PROBLEM DETAILS – From the records below, please repeat exactly the line that has "back: <pages bottom-to-top, comma-separated, or", the line that has "forward: <pages bottom-to-top, comma-separated, or", and every line between them, and nothing else.
DATA PROVIDED below:
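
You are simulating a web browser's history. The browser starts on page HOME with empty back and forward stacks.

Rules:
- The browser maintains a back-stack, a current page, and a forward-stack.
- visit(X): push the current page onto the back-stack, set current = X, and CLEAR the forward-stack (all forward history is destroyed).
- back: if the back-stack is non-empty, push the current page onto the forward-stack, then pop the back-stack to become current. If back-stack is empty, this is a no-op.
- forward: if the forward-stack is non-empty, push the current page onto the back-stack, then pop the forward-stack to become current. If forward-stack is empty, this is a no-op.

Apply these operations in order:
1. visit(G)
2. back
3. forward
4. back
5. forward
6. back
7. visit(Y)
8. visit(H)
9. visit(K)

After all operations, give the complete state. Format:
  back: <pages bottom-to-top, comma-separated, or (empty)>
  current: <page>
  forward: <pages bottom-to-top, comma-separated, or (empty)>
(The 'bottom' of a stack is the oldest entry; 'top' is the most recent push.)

Answer: back: HOME,Y,H
current: K
forward: (empty)

Derivation:
After 1 (visit(G)): cur=G back=1 fwd=0
After 2 (back): cur=HOME back=0 fwd=1
After 3 (forward): cur=G back=1 fwd=0
After 4 (back): cur=HOME back=0 fwd=1
After 5 (forward): cur=G back=1 fwd=0
After 6 (back): cur=HOME back=0 fwd=1
After 7 (visit(Y)): cur=Y back=1 fwd=0
After 8 (visit(H)): cur=H back=2 fwd=0
After 9 (visit(K)): cur=K back=3 fwd=0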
End of DATA PROVIDED.
RESULT OF THIS TASK –
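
  back: <pages bottom-to-top, comma-separated, or (empty)>
  current: <page>
  forward: <pages bottom-to-top, comma-separated, or (empty)>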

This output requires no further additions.